- [Work request]: Go through the data and retrieve each line that includes the string "known".

- [Source material]:
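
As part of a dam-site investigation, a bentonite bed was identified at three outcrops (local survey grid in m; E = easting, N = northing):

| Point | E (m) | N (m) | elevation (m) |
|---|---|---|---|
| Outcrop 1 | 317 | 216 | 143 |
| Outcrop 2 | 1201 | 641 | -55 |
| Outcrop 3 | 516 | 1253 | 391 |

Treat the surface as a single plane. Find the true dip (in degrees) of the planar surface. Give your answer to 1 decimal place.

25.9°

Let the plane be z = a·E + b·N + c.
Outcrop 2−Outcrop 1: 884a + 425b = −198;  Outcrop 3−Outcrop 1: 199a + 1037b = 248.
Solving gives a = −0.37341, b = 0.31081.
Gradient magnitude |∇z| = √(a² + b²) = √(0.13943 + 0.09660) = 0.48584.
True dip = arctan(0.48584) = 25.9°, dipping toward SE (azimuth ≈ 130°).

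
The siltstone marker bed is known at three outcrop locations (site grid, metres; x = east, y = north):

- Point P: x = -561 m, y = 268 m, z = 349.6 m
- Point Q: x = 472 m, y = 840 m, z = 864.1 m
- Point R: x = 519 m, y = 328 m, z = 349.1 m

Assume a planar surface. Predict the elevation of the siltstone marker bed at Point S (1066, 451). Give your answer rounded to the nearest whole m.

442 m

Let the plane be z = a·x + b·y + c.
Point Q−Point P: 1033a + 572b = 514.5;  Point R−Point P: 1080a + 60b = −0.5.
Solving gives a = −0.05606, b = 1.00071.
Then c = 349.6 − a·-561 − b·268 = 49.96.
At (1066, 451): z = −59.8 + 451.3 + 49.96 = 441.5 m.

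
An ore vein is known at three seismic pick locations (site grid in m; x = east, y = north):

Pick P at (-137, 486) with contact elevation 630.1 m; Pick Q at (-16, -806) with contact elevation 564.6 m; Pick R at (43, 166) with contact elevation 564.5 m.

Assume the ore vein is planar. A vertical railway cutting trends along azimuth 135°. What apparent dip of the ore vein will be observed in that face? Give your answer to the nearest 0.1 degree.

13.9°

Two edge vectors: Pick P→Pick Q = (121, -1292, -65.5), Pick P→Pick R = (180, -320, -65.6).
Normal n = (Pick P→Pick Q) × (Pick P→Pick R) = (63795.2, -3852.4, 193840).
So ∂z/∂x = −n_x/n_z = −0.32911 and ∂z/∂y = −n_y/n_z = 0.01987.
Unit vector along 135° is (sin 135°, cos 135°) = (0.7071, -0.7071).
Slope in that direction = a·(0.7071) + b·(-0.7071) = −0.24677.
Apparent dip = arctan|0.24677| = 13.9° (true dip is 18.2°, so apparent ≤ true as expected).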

- [Response area]:
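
The siltstone marker bed is known at three outcrop locations (site grid, metres; x = east, y = north):
An ore vein is known at three seismic pick locations (site grid in m; x = east, y = north):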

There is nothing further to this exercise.